AIM OF THE TASK
Filter out every line below that lacks "rationals", and copy the rest.

GIVEN RECORDS
'''
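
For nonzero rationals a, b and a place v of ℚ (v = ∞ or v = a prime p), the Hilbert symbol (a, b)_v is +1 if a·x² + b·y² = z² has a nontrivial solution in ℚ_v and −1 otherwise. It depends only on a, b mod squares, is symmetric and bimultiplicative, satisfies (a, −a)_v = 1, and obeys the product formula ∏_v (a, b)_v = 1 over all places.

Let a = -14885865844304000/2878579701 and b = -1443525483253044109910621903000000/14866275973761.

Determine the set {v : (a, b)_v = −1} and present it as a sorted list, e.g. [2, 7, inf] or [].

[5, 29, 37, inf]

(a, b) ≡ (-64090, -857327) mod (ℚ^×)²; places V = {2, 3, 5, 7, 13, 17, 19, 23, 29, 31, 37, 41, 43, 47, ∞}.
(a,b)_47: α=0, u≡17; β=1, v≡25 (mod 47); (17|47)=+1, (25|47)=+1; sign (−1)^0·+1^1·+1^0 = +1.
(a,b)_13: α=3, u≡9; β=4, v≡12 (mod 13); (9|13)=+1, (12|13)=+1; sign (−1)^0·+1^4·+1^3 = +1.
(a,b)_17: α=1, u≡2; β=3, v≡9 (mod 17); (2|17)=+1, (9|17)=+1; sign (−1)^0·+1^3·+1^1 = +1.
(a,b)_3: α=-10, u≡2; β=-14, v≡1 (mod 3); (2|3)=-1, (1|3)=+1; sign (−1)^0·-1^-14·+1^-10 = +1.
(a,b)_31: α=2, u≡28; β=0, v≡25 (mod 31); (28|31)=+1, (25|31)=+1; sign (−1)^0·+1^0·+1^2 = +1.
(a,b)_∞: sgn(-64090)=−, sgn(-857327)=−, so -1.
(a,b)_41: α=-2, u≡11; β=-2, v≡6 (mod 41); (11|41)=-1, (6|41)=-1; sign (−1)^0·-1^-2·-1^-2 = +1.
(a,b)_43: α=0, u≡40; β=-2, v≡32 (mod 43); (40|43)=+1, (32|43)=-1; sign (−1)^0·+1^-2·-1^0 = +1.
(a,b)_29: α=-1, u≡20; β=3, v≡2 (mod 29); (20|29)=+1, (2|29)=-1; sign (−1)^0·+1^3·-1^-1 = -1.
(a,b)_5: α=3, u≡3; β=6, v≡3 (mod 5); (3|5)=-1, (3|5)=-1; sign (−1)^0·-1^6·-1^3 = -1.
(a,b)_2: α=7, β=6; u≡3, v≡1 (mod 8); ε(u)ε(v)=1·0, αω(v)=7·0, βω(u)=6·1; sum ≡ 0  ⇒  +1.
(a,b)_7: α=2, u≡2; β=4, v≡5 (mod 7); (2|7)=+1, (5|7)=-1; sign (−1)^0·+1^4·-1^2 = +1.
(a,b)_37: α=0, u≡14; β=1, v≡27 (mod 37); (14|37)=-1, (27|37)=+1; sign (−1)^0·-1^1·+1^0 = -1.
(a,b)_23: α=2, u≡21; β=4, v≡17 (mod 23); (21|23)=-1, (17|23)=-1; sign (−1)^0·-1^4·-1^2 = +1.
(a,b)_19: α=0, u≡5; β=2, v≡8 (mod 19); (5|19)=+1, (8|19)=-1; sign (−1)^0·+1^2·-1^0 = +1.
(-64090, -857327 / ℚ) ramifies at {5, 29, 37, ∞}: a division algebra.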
'''
'''
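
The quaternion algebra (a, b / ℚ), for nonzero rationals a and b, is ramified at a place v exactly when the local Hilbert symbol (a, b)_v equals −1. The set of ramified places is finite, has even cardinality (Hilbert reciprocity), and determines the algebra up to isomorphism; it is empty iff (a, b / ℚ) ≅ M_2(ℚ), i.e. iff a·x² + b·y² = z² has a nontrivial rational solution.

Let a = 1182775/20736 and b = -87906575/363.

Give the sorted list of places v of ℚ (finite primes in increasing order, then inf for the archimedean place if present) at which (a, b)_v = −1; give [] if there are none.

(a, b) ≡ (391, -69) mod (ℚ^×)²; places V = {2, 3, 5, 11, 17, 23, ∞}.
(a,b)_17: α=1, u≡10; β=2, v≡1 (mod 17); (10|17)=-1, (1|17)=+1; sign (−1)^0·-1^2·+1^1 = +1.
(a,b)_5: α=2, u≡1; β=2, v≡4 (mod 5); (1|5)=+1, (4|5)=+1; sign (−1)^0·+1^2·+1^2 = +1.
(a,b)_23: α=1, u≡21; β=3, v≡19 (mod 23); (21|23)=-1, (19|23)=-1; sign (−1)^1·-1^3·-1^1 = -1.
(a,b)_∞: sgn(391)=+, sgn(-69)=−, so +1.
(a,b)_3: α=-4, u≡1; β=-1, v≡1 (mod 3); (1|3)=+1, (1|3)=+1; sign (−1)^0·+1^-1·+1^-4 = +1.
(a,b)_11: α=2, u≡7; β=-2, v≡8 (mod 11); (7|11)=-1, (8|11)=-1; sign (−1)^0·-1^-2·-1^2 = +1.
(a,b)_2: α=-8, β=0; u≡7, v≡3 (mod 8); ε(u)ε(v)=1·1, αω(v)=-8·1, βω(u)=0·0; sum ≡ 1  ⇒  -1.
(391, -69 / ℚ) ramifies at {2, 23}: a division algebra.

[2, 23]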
'''
'''
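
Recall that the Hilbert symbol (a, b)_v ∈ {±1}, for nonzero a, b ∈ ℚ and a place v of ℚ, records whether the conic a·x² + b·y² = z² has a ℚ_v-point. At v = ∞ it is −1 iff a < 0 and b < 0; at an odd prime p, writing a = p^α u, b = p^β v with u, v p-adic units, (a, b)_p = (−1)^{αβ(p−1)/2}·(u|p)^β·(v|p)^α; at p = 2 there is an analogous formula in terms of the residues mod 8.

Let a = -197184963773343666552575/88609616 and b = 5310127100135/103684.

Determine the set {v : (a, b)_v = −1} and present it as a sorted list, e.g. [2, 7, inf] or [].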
'''
EXERCISE SOLUTION
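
For nonzero rationals a, b and a place v of ℚ (v = ∞ or v = a prime p), the Hilbert symbol (a, b)_v is +1 if a·x² + b·y² = z² has a nontrivial solution in ℚ_v and −1 otherwise. It depends only on a, b mod squares, is symmetric and bimultiplicative, satisfies (a, −a)_v = 1, and obeys the product formula ∏_v (a, b)_v = 1 over all places.
The quaternion algebra (a, b / ℚ), for nonzero rationals a and b, is ramified at a place v exactly when the local Hilbert symbol (a, b)_v equals −1. The set of ramified places is finite, has even cardinality (Hilbert reciprocity), and determines the algebra up to isomorphism; it is empty iff (a, b / ℚ) ≅ M_2(ℚ), i.e. iff a·x² + b·y² = z² has a nontrivial rational solution.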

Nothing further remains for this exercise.